[DIRECTIONS]
Return every line in the entries below where the word "Answer" shows up.

◆ ◆ ◆ ◆

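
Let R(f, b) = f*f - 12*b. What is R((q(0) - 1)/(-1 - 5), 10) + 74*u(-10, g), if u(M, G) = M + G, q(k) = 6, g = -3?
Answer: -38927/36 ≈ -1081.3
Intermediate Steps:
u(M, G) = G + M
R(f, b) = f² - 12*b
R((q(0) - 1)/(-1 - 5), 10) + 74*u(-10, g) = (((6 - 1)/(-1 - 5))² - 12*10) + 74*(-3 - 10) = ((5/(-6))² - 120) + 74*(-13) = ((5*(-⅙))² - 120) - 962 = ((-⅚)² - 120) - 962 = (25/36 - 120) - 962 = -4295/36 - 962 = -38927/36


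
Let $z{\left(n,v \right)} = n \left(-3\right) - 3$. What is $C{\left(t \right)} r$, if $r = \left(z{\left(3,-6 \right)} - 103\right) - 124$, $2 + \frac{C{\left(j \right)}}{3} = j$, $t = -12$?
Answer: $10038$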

◆ ◆ ◆ ◆

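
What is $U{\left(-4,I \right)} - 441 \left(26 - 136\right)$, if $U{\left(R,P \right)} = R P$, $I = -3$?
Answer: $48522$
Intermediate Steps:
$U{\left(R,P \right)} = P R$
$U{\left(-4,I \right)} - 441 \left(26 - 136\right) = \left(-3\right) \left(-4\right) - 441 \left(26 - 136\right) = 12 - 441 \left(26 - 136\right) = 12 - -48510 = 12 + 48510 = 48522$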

◆ ◆ ◆ ◆

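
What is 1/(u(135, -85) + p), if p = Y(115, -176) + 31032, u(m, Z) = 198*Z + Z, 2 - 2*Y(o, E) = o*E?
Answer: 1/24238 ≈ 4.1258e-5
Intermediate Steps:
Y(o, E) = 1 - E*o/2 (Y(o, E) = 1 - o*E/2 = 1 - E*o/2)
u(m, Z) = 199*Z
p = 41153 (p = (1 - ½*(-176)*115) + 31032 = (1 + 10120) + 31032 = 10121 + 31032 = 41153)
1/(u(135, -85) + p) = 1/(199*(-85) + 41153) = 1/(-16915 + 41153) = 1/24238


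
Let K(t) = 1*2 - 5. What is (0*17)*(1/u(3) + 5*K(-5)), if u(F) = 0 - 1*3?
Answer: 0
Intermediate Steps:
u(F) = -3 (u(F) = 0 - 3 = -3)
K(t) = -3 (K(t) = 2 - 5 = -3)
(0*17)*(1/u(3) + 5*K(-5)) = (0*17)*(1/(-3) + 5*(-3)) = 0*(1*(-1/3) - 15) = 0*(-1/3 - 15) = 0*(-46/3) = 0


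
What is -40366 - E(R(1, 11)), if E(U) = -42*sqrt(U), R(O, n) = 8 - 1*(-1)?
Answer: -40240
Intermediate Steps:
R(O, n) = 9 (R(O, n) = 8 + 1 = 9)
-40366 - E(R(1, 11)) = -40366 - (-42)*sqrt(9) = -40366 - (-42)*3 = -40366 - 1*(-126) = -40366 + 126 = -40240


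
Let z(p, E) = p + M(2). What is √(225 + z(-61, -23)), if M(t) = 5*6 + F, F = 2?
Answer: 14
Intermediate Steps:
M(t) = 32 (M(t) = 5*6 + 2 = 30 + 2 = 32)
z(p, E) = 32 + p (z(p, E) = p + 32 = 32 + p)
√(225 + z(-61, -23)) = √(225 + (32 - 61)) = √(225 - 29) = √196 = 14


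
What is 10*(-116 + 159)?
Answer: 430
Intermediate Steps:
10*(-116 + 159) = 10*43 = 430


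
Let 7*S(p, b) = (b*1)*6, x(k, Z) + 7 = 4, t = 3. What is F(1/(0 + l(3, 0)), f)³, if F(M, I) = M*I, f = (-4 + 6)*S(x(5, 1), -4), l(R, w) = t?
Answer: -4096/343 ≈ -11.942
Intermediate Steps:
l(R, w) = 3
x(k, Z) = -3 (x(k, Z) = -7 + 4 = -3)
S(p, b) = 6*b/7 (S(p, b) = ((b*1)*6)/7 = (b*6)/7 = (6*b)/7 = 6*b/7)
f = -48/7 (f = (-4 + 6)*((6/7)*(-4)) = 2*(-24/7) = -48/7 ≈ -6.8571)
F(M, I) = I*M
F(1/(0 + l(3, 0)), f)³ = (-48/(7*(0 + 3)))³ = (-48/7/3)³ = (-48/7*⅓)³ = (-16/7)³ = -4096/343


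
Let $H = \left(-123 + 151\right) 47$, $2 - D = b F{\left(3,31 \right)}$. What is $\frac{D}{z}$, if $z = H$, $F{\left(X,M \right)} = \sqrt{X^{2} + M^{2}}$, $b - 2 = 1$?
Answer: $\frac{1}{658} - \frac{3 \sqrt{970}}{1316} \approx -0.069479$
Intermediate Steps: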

◆ ◆ ◆ ◆

[PROBLEM SOLUTION]
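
Answer: -38927/36 ≈ -1081.3
Answer: $10038$
Answer: $48522$
Answer: 1/24238 ≈ 4.1258e-5
Answer: 0
Answer: -40240
Answer: 14
Answer: 430
Answer: -4096/343 ≈ -11.942
Answer: $\frac{1}{658} - \frac{3 \sqrt{970}}{1316} \approx -0.069479$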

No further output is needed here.